WHAT YOU SHOULD DO >> The lines to reproduce run from the first one below to the line containing "(I, ψ) → 15.9", both included. Reproduce them exactly and nothing else.

ENTRIES PROVIDED >>
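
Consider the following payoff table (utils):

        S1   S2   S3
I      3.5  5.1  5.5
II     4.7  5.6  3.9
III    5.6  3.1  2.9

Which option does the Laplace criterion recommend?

II

Row averages: I=4.7, II=71/15, III=58/15
Highest average = 71/15 → II.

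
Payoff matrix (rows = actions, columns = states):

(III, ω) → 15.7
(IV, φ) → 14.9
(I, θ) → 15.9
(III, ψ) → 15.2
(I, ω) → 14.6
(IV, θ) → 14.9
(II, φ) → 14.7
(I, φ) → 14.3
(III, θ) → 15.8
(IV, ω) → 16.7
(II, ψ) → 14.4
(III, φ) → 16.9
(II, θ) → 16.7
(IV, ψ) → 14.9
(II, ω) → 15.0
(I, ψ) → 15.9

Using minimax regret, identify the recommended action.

III

Column bests: θ=16.7, φ=16.9, ψ=15.9, ω=16.7.
I regrets: 0.8, 2.6, 0.0, 2.1 → max 2.6
II regrets: 0.0, 2.2, 1.5, 1.7 → max 2.2
III regrets: 0.9, 0.0, 0.7, 1.0 → max 1.0
IV regrets: 1.8, 2.0, 1.0, 0.0 → max 2.0
Smallest max regret = 1.0 → III.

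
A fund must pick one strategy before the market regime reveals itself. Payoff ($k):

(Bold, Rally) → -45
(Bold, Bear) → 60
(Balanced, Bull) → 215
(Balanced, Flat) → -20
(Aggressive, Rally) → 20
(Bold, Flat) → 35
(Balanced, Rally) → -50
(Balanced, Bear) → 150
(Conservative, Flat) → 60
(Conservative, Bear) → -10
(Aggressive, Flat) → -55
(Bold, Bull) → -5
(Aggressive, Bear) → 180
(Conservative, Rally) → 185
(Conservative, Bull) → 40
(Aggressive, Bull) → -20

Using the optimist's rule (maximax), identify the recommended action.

Balanced

Row maxima: Conservative=185, Balanced=215, Aggressive=180, Bold=60
Best best-case = 215 → Balanced.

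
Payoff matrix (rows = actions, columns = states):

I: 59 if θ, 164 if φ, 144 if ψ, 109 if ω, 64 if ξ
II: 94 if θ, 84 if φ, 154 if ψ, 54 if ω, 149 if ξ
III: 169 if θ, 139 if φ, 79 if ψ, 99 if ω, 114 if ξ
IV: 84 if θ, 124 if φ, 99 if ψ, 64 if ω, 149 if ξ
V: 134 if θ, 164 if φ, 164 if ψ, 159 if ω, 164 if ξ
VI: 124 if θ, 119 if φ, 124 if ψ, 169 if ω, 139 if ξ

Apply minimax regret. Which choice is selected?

Column bests: θ=169, φ=164, ψ=164, ω=169, ξ=164.
I regrets: 110, 0, 20, 60, 100 → max 110
II regrets: 75, 80, 10, 115, 15 → max 115
III regrets: 0, 25, 85, 70, 50 → max 85
IV regrets: 85, 40, 65, 105, 15 → max 105
V regrets: 35, 0, 0, 10, 0 → max 35
VI regrets: 45, 45, 40, 0, 25 → max 45
Smallest max regret = 35 → V.

V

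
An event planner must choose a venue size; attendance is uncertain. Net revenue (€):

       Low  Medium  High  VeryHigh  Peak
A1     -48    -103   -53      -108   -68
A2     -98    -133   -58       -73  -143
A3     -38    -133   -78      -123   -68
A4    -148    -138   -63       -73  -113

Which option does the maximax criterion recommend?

Row maxima: A1=-48, A2=-58, A3=-38, A4=-63
Best best-case = -38 → A3.

A3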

TASK RESPONSE >>
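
Consider the following payoff table (utils):

        S1   S2   S3
I      3.5  5.1  5.5
II     4.7  5.6  3.9
III    5.6  3.1  2.9

Which option does the Laplace criterion recommend?

II

Row averages: I=4.7, II=71/15, III=58/15
Highest average = 71/15 → II.

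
Payoff matrix (rows = actions, columns = states):

(III, ω) → 15.7
(IV, φ) → 14.9
(I, θ) → 15.9
(III, ψ) → 15.2
(I, ω) → 14.6
(IV, θ) → 14.9
(II, φ) → 14.7
(I, φ) → 14.3
(III, θ) → 15.8
(IV, ω) → 16.7
(II, ψ) → 14.4
(III, φ) → 16.9
(II, θ) → 16.7
(IV, ψ) → 14.9
(II, ω) → 15.0
(I, ψ) → 15.9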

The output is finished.